Lines containing "upright" should be pulled from the material below.

[Start of Attachment]

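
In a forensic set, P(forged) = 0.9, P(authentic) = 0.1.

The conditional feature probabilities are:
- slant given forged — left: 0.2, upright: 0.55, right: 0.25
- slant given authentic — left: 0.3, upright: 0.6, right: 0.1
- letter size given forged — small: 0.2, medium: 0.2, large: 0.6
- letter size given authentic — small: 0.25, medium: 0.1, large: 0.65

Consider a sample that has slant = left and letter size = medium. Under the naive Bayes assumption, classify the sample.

forged

forged: 0.9 × 0.2 × 0.2 = 0.036
authentic: 0.1 × 0.3 × 0.1 = 0.003
Highest score → forged.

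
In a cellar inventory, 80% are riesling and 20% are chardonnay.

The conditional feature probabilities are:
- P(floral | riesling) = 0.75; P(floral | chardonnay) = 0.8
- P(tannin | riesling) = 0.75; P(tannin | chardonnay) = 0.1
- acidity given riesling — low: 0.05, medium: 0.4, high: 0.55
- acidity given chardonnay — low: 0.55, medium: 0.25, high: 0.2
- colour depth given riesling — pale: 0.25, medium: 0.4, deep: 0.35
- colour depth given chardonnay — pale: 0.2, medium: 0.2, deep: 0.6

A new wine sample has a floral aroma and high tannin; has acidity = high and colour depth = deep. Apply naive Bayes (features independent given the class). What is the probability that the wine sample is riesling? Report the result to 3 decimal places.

riesling: 0.8 × 0.75 × 0.75 × 0.55 × 0.35 = 0.086625
chardonnay: 0.2 × 0.8 × 0.1 × 0.2 × 0.6 = 0.00192
P(riesling | x) = 0.086625 / 0.088545 ≈ 0.978

0.978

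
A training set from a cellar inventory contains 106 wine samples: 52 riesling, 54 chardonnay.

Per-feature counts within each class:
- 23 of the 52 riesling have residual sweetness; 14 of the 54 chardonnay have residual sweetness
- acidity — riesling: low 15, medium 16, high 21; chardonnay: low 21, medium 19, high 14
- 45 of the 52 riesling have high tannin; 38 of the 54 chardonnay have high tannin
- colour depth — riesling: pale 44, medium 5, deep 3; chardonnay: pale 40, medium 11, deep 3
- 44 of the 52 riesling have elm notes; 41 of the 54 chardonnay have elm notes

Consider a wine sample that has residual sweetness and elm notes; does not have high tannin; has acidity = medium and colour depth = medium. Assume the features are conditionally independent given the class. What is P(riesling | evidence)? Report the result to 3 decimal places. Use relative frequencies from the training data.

0.256

riesling: (52/106) × (23/52) × (16/52) × (7/52) × (5/52) × (44/52) ≈ 0.000731222
chardonnay: (54/106) × (14/54) × (19/54) × (16/54) × (11/54) × (41/54) ≈ 0.0021296
P(riesling | x) = 0.000731222 / 0.002860822 ≈ 0.256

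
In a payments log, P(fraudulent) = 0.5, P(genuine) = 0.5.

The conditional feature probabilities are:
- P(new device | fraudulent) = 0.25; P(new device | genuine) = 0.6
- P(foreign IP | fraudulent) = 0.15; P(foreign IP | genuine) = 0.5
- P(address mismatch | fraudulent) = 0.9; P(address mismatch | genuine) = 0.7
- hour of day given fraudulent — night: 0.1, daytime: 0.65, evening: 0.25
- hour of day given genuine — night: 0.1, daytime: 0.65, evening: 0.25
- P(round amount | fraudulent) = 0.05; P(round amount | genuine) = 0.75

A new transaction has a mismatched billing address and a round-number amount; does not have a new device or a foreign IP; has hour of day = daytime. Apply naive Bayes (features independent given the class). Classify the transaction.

fraudulent: 0.5 × (1−0.25) × (1−0.15) × 0.9 × 0.65 × 0.05 = 0.0093234375
genuine: 0.5 × (1−0.6) × (1−0.5) × 0.7 × 0.65 × 0.75 = 0.034125
Highest score → genuine.

genuine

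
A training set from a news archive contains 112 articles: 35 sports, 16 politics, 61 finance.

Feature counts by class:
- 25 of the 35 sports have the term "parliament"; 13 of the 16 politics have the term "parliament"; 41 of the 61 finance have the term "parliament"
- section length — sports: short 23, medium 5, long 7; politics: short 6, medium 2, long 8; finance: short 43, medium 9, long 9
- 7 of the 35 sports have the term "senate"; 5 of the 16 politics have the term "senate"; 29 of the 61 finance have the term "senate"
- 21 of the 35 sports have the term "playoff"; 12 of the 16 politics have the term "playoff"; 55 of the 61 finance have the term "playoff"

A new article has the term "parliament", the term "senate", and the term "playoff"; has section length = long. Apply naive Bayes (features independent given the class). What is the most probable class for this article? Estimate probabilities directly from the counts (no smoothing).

finance

sports: (35/112) × (25/35) × (7/35) × (7/35) × (21/35) ≈ 0.00535714
politics: (16/112) × (13/16) × (8/16) × (5/16) × (12/16) ≈ 0.0136021
finance: (61/112) × (41/61) × (9/61) × (29/61) × (55/61) ≈ 0.0231515
Highest score → finance.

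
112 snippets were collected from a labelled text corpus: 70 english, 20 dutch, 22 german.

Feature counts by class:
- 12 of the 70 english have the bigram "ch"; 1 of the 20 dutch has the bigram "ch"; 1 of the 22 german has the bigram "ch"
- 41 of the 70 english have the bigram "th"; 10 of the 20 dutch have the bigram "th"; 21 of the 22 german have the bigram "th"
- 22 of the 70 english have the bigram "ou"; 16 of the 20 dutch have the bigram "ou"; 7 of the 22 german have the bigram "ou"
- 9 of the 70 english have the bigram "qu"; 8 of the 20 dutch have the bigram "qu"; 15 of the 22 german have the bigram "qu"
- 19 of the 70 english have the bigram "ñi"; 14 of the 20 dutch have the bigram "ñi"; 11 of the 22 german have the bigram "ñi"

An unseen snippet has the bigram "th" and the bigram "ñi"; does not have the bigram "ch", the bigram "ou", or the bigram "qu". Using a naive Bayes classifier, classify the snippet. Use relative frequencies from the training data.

english: (70/112) × (58/70) × (41/70) × (48/70) × (61/70) × (19/70) ≈ 0.0491956
dutch: (20/112) × (19/20) × (10/20) × (4/20) × (12/20) × (14/20) = 0.007125
german: (22/112) × (21/22) × (21/22) × (15/22) × (7/22) × (11/22) ≈ 0.0194139
Highest score → english.

english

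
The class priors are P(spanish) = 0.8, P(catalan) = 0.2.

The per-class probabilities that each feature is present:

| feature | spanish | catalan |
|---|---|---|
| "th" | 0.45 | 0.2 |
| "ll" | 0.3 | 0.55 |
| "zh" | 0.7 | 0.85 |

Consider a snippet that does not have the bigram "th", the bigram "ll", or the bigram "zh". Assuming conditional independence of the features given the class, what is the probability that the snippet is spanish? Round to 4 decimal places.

0.8953

spanish: 0.8 × (1−0.45) × (1−0.3) × (1−0.7) = 0.0924
catalan: 0.2 × (1−0.2) × (1−0.55) × (1−0.85) = 0.0108
P(spanish | x) = 0.0924 / 0.1032 ≈ 0.8953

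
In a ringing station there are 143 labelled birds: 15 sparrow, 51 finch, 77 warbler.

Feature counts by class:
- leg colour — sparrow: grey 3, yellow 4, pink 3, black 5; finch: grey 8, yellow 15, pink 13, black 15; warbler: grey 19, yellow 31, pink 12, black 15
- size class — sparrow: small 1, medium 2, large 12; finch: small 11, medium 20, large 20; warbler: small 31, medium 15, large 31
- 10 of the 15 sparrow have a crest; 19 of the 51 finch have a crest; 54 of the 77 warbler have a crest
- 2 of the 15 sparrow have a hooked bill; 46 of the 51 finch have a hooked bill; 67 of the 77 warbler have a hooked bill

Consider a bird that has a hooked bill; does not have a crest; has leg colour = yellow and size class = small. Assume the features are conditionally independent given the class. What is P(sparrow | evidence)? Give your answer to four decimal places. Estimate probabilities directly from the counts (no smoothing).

sparrow: (15/143) × (4/15) × (1/15) × (5/15) × (2/15) ≈ 0.0000828801
finch: (51/143) × (15/51) × (11/51) × (32/51) × (46/51) ≈ 0.012804
warbler: (77/143) × (31/77) × (31/77) × (23/77) × (67/77) ≈ 0.0226839
P(sparrow | x) = 0.0000828801 / 0.0355707801 ≈ 0.0023

0.0023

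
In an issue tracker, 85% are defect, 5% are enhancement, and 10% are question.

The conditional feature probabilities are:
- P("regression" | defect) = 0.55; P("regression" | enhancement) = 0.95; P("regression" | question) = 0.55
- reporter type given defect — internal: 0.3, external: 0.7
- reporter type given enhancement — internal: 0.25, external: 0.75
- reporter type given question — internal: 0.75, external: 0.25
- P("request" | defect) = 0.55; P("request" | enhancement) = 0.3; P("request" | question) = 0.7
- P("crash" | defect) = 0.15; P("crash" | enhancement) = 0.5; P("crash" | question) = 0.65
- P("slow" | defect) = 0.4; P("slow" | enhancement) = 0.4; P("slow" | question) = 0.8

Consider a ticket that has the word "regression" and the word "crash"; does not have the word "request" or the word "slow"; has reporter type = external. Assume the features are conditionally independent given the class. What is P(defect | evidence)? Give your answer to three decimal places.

defect: 0.85 × 0.55 × 0.7 × (1−0.55) × 0.15 × (1−0.4) = 0.013253625
enhancement: 0.05 × 0.95 × 0.75 × (1−0.3) × 0.5 × (1−0.4) = 0.00748125
question: 0.1 × 0.55 × 0.25 × (1−0.7) × 0.65 × (1−0.8) = 0.00053625
P(defect | x) = 0.013253625 / 0.021271125 ≈ 0.623

0.623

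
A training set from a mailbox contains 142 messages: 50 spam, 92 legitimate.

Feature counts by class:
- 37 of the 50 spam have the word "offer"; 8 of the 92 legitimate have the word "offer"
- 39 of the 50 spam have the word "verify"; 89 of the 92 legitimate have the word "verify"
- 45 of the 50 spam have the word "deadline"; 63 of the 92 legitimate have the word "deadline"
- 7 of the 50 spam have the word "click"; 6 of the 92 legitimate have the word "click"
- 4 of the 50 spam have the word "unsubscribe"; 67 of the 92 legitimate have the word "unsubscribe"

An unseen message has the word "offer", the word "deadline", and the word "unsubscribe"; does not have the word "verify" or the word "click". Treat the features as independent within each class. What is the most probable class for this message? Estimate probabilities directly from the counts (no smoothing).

spam: (50/142) × (37/50) × (11/50) × (45/50) × (43/50) × (4/50) ≈ 0.0035495
legitimate: (92/142) × (8/92) × (3/92) × (63/92) × (86/92) × (67/92) ≈ 0.000856417
Highest score → spam.

spam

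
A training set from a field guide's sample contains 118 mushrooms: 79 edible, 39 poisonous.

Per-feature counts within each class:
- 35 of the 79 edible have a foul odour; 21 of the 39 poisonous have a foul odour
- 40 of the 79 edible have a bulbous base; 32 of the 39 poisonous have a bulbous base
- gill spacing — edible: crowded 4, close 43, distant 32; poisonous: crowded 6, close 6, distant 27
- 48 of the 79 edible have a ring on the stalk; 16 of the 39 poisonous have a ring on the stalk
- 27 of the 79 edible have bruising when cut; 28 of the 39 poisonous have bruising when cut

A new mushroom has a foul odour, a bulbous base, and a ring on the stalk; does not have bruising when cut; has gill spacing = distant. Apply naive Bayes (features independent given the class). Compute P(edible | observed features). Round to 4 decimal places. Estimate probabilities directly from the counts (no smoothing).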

[End of Attachment]

# Reply
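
- slant given forged — left: 0.2, upright: 0.55, right: 0.25
- slant given authentic — left: 0.3, upright: 0.6, right: 0.1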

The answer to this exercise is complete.